====== Records shown ======
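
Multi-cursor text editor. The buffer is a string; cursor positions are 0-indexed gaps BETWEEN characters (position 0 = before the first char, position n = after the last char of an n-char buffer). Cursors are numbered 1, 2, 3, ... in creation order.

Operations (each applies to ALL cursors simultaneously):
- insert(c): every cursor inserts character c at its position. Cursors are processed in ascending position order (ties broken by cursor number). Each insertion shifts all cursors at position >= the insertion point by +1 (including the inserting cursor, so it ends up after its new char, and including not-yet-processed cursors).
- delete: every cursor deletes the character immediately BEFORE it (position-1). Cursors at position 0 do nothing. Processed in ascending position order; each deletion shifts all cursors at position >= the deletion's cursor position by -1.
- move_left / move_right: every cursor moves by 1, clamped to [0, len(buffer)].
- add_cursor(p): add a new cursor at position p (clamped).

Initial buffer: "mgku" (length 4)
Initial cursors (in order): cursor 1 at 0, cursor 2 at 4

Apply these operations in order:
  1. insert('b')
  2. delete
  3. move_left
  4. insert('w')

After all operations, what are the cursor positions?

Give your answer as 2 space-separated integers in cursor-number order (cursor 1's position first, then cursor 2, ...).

After op 1 (insert('b')): buffer="bmgkub" (len 6), cursors c1@1 c2@6, authorship 1....2
After op 2 (delete): buffer="mgku" (len 4), cursors c1@0 c2@4, authorship ....
After op 3 (move_left): buffer="mgku" (len 4), cursors c1@0 c2@3, authorship ....
After op 4 (insert('w')): buffer="wmgkwu" (len 6), cursors c1@1 c2@5, authorship 1...2.

Answer: 1 5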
======
Required action
Every line above should be written out again, unchanged.

Response area
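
Multi-cursor text editor. The buffer is a string; cursor positions are 0-indexed gaps BETWEEN characters (position 0 = before the first char, position n = after the last char of an n-char buffer). Cursors are numbered 1, 2, 3, ... in creation order.

Operations (each applies to ALL cursors simultaneously):
- insert(c): every cursor inserts character c at its position. Cursors are processed in ascending position order (ties broken by cursor number). Each insertion shifts all cursors at position >= the insertion point by +1 (including the inserting cursor, so it ends up after its new char, and including not-yet-processed cursors).
- delete: every cursor deletes the character immediately BEFORE it (position-1). Cursors at position 0 do nothing. Processed in ascending position order; each deletion shifts all cursors at position >= the deletion's cursor position by -1.
- move_left / move_right: every cursor moves by 1, clamped to [0, len(buffer)].
- add_cursor(p): add a new cursor at position p (clamped).

Initial buffer: "mgku" (length 4)
Initial cursors (in order): cursor 1 at 0, cursor 2 at 4

Apply these operations in order:
  1. insert('b')
  2. delete
  3. move_left
  4. insert('w')

After all operations, what are the cursor positions?

Give your answer as 2 space-separated integers in cursor-number order (cursor 1's position first, then cursor 2, ...).

After op 1 (insert('b')): buffer="bmgkub" (len 6), cursors c1@1 c2@6, authorship 1....2
After op 2 (delete): buffer="mgku" (len 4), cursors c1@0 c2@4, authorship ....
After op 3 (move_left): buffer="mgku" (len 4), cursors c1@0 c2@3, authorship ....
After op 4 (insert('w')): buffer="wmgkwu" (len 6), cursors c1@1 c2@5, authorship 1...2.

Answer: 1 5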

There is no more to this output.